#### Task directions:
Find every line of the records that has "vertices" and return it.

#### Dataset records:

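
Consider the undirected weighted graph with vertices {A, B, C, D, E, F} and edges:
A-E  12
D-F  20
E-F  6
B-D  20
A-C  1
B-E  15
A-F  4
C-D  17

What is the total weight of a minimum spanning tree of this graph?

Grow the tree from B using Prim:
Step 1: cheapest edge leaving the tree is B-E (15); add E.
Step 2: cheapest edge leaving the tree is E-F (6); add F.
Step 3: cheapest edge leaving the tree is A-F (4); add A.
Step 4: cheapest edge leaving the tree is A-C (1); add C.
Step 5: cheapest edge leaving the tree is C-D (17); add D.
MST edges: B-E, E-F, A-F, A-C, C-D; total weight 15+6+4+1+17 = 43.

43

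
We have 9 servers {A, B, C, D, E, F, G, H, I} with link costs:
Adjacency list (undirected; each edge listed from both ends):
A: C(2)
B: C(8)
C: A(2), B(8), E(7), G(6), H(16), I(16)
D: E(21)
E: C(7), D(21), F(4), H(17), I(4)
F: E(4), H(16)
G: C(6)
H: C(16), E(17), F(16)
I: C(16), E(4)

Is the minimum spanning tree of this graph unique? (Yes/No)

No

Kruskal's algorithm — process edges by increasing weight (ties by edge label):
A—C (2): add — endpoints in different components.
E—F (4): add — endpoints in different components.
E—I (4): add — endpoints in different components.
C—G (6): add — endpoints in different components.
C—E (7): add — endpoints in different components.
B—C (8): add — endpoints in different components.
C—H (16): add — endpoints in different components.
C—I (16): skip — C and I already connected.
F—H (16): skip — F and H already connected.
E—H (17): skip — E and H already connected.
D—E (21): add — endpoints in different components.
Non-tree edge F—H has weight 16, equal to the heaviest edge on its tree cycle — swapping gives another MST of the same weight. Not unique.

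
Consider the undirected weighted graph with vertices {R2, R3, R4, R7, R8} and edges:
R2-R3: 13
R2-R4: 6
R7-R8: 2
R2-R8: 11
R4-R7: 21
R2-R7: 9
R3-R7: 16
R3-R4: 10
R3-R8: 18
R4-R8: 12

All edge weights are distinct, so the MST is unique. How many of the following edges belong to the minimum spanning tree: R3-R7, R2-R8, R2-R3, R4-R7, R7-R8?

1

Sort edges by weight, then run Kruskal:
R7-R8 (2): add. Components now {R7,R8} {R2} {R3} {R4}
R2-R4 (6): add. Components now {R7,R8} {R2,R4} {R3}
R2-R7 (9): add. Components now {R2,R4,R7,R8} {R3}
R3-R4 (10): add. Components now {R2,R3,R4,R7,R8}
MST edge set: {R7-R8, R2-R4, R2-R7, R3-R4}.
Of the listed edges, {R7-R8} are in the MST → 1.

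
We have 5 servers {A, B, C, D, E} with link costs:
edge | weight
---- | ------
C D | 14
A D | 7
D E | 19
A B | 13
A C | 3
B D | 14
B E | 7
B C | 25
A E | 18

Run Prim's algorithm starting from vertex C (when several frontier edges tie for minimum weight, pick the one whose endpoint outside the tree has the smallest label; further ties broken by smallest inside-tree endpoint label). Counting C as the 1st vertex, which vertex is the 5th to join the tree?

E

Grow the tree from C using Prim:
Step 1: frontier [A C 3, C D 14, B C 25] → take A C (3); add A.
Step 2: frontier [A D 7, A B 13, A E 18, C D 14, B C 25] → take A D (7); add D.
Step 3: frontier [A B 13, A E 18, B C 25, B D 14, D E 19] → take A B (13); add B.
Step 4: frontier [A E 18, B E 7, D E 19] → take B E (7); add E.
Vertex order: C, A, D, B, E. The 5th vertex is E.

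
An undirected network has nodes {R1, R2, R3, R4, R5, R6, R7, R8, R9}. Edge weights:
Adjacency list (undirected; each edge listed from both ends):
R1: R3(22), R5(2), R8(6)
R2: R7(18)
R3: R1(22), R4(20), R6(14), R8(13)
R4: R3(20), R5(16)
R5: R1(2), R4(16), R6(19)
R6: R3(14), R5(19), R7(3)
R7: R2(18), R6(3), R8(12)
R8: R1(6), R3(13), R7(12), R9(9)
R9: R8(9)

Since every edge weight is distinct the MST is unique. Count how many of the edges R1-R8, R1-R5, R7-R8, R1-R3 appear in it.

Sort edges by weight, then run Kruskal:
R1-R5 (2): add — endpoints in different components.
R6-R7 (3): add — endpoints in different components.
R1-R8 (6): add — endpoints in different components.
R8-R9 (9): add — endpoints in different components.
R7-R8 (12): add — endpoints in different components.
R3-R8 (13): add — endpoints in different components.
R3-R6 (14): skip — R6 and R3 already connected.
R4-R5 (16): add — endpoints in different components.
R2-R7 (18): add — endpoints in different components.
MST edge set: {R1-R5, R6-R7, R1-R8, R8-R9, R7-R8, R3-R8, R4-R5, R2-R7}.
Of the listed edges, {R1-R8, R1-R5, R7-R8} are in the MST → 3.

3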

...

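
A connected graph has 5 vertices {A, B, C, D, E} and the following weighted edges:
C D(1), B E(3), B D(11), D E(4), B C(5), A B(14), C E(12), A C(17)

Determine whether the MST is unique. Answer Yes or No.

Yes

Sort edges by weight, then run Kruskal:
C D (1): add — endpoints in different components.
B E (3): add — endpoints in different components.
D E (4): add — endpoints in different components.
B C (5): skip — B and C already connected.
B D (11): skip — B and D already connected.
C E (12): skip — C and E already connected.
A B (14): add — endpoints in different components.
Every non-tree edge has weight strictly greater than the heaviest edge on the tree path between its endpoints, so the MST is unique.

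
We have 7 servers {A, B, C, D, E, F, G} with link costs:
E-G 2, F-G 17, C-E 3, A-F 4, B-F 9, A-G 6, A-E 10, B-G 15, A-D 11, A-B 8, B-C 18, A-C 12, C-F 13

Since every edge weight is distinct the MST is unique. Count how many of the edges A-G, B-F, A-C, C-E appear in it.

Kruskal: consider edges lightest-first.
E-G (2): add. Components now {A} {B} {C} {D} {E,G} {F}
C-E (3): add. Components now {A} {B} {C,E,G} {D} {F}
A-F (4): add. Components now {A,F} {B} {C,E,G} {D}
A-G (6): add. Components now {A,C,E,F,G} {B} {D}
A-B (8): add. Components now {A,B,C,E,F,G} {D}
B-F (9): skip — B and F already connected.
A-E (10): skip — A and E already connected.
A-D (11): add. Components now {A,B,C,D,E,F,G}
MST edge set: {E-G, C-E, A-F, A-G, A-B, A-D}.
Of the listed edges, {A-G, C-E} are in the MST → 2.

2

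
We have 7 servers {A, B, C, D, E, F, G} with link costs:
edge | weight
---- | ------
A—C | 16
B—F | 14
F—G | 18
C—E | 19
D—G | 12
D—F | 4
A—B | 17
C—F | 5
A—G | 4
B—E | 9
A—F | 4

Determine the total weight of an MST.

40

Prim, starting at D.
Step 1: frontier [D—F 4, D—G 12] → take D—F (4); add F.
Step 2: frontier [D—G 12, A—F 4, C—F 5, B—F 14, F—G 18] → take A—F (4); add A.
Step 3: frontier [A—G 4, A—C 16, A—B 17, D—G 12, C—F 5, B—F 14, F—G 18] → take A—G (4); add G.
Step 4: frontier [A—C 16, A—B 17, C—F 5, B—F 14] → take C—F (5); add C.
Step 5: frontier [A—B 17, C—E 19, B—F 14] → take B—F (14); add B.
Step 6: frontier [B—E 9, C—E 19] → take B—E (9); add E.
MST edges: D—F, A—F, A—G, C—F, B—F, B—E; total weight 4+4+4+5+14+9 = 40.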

#### Exercise answer:
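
Consider the undirected weighted graph with vertices {A, B, C, D, E, F} and edges:
Consider the undirected weighted graph with vertices {R2, R3, R4, R7, R8} and edges:
A connected graph has 5 vertices {A, B, C, D, E} and the following weighted edges: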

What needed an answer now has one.